What you need to do
Exactly the lines from the one containing "Minimize J(w) = 3w³" through the end of the entries, both ends included, are to be output.

□ □ □ □

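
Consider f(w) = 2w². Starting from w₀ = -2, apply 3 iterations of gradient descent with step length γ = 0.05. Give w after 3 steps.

f′(w) = 4w
w₁ = -2 − 0.05·(-8) = -1.6
w₂ = -1.6 − 0.05·(-6.4) = -1.28
w₃ = -1.28 − 0.05·(-5.12) = -1.024

-1.024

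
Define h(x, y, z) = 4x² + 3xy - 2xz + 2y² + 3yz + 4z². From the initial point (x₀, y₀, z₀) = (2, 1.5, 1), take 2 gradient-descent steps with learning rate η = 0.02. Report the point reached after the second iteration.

∇h = (8x + 3y - 2z, 3x + 4y + 3z, -2x + 3y + 8z)
(x₁, y₁, z₁) = (2, 1.5, 1) − 0.02·(18.5, 15, 8.5) = (1.63, 1.2, 0.83)
(x₂, y₂, z₂) = (1.63, 1.2, 0.83) − 0.02·(14.98, 12.18, 6.98) = (1.3304, 0.9564, 0.6904)

(1.3304, 0.9564, 0.6904)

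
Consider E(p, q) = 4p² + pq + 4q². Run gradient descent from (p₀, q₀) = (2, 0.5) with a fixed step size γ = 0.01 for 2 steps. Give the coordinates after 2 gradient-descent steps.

(1.6838, 0.38645)

∇E = (8p + q, p + 8q)
Step 1: at (2, 0.5), ∇E = (16.5, 6) → (2, 0.5) − 0.01·(16.5, 6) = (1.835, 0.44)
Step 2: at (1.835, 0.44), ∇E = (15.12, 5.355) → (1.835, 0.44) − 0.01·(15.12, 5.355) = (1.6838, 0.38645)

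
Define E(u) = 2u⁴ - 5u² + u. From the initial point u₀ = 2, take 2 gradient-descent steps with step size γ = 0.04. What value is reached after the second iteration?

E′(u) = 8u³ - 10u + 1
u₁ = 2 − 0.04·45 = 0.2
u₂ = 0.2 − 0.04·(-0.936) = 0.23744

0.23744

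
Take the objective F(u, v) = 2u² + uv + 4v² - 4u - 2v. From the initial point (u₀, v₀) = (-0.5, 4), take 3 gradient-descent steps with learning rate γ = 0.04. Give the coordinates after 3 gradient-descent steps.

(-0.17728, 1.462016)

∇F = (4u + v - 4, u + 8v - 2)
Step 1: at (-0.5, 4), ∇F = (-2, 29.5) → (-0.5, 4) − 0.04·(-2, 29.5) = (-0.42, 2.82)
Step 2: at (-0.42, 2.82), ∇F = (-2.86, 20.14) → (-0.42, 2.82) − 0.04·(-2.86, 20.14) = (-0.3056, 2.0144)
Step 3: at (-0.3056, 2.0144), ∇F = (-3.208, 13.8096) → (-0.3056, 2.0144) − 0.04·(-3.208, 13.8096) = (-0.17728, 1.462016)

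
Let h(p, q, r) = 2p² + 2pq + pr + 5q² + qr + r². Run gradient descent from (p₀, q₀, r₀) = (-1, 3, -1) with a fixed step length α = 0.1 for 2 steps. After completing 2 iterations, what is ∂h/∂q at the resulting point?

1.24

∇h = (4p + 2q + r, 2p + 10q + r, p + q + 2r)
Step 1: at (-1, 3, -1), ∇h = (1, 27, 0) → (-1, 3, -1) − 0.1·(1, 27, 0) = (-1.1, 0.3, -1)
Step 2: at (-1.1, 0.3, -1), ∇h = (-4.8, -0.2, -2.8) → (-1.1, 0.3, -1) − 0.1·(-4.8, -0.2, -2.8) = (-0.62, 0.32, -0.72)
∂h/∂q at (-0.62, 0.32, -0.72) = 1.24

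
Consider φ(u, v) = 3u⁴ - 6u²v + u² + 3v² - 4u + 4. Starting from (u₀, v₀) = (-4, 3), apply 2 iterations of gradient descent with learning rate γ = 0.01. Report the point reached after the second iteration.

∇φ = (12u³ - 12uv + 2u - 4, -6u² + 6v)
Step 1: at (-4, 3), ∇φ = (-636, -78) → (-4, 3) − 0.01·(-636, -78) = (2.36, 3.78)
Step 2: at (2.36, 3.78), ∇φ = (51.401472, -10.7376) → (2.36, 3.78) − 0.01·(51.401472, -10.7376) = (1.84598528, 3.887376)

(1.84598528, 3.887376)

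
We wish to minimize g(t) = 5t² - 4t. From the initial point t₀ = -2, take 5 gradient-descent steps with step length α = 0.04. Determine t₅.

0.213376

g′(t) = 10t - 4
Step 1: g′(-2) = -24; t₁ = -2 − 0.04·(-24) = -1.04
Step 2: g′(-1.04) = -14.4; t₂ = -1.04 − 0.04·(-14.4) = -0.464
Step 3: g′(-0.464) = -8.64; t₃ = -0.464 − 0.04·(-8.64) = -0.1184
Step 4: g′(-0.1184) = -5.184; t₄ = -0.1184 − 0.04·(-5.184) = 0.08896
Step 5: g′(0.08896) = -3.1104; t₅ = 0.08896 − 0.04·(-3.1104) = 0.213376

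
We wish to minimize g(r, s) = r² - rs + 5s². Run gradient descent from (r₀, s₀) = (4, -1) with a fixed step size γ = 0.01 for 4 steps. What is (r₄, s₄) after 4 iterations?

(3.65836748, -0.52346633)

∇g = (2r - s, -r + 10s)
(r₁, s₁) = (4, -1) − 0.01·(9, -14) = (3.91, -0.86)
(r₂, s₂) = (3.91, -0.86) − 0.01·(8.68, -12.51) = (3.8232, -0.7349)
(r₃, s₃) = (3.8232, -0.7349) − 0.01·(8.3813, -11.1722) = (3.739387, -0.623178)
(r₄, s₄) = (3.739387, -0.623178) − 0.01·(8.101952, -9.971167) = (3.65836748, -0.52346633)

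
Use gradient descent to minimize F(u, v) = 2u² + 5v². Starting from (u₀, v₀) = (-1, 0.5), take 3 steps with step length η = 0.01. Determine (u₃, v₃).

(-0.884736, 0.3645)

∇F = (4u, 10v)
(u₁, v₁) = (-1, 0.5) − 0.01·(-4, 5) = (-0.96, 0.45)
(u₂, v₂) = (-0.96, 0.45) − 0.01·(-3.84, 4.5) = (-0.9216, 0.405)
(u₃, v₃) = (-0.9216, 0.405) − 0.01·(-3.6864, 4.05) = (-0.884736, 0.3645)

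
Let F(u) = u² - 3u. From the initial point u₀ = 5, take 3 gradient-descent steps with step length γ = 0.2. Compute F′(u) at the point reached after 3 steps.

F′(u) = 2u - 3
u₁ = 5 − 0.2·7 = 3.6
u₂ = 3.6 − 0.2·4.2 = 2.76
u₃ = 2.76 − 0.2·2.52 = 2.256
F′(u) at (2.256) = 1.512

1.512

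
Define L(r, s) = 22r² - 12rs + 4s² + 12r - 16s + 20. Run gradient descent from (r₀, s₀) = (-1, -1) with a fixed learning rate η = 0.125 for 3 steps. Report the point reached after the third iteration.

∇L = (44r - 12s + 12, -12r + 8s - 16)
Step 1: at (-1, -1), ∇L = (-20, -12) → (-1, -1) − 0.125·(-20, -12) = (1.5, 0.5)
Step 2: at (1.5, 0.5), ∇L = (72, -30) → (1.5, 0.5) − 0.125·(72, -30) = (-7.5, 4.25)
Step 3: at (-7.5, 4.25), ∇L = (-369, 108) → (-7.5, 4.25) − 0.125·(-369, 108) = (38.625, -9.25)

(38.625, -9.25)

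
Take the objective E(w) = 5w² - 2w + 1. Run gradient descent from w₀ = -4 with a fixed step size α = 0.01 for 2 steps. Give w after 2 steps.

-3.202

E′(w) = 10w - 2
w₁ = -4 − 0.01·(-42) = -3.58
w₂ = -3.58 − 0.01·(-37.8) = -3.202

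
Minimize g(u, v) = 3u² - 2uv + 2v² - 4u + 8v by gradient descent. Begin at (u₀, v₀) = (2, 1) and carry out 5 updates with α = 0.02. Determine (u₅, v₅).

(1.47391232, 0.27680256)

∇g = (6u - 2v - 4, -2u + 4v + 8)
Step 1: at (2, 1), ∇g = (6, 8) → (2, 1) − 0.02·(6, 8) = (1.88, 0.84)
Step 2: at (1.88, 0.84), ∇g = (5.6, 7.6) → (1.88, 0.84) − 0.02·(5.6, 7.6) = (1.768, 0.688)
Step 3: at (1.768, 0.688), ∇g = (5.232, 7.216) → (1.768, 0.688) − 0.02·(5.232, 7.216) = (1.66336, 0.54368)
Step 4: at (1.66336, 0.54368), ∇g = (4.8928, 6.848) → (1.66336, 0.54368) − 0.02·(4.8928, 6.848) = (1.565504, 0.40672)
Step 5: at (1.565504, 0.40672), ∇g = (4.579584, 6.495872) → (1.565504, 0.40672) − 0.02·(4.579584, 6.495872) = (1.47391232, 0.27680256)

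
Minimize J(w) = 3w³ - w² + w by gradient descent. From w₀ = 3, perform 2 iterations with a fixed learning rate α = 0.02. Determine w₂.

J′(w) = 9w² - 2w + 1
Step 1: J′(3) = 76; w₁ = 3 − 0.02·76 = 1.48
Step 2: J′(1.48) = 17.7536; w₂ = 1.48 − 0.02·17.7536 = 1.124928

1.124928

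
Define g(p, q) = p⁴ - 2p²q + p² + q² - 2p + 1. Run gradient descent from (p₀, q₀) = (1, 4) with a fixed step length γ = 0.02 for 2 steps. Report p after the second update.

∇g = (4p³ - 4pq + 2p - 2, -2p² + 2q)
(p₁, q₁) = (1, 4) − 0.02·(-12, 6) = (1.24, 3.88)
(p₂, q₂) = (1.24, 3.88) − 0.02·(-11.138304, 4.6848) = (1.46276608, 3.786304)
p = 1.46276608

1.46276608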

□ □ □ □

Answer for the task
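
Minimize J(w) = 3w³ - w² + w by gradient descent. From w₀ = 3, perform 2 iterations with a fixed learning rate α = 0.02. Determine w₂.

J′(w) = 9w² - 2w + 1
Step 1: J′(3) = 76; w₁ = 3 − 0.02·76 = 1.48
Step 2: J′(1.48) = 17.7536; w₂ = 1.48 − 0.02·17.7536 = 1.124928

1.124928

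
Define g(p, q) = p⁴ - 2p²q + p² + q² - 2p + 1. Run gradient descent from (p₀, q₀) = (1, 4) with a fixed step length γ = 0.02 for 2 steps. Report p after the second update.

∇g = (4p³ - 4pq + 2p - 2, -2p² + 2q)
(p₁, q₁) = (1, 4) − 0.02·(-12, 6) = (1.24, 3.88)
(p₂, q₂) = (1.24, 3.88) − 0.02·(-11.138304, 4.6848) = (1.46276608, 3.786304)
p = 1.46276608

1.46276608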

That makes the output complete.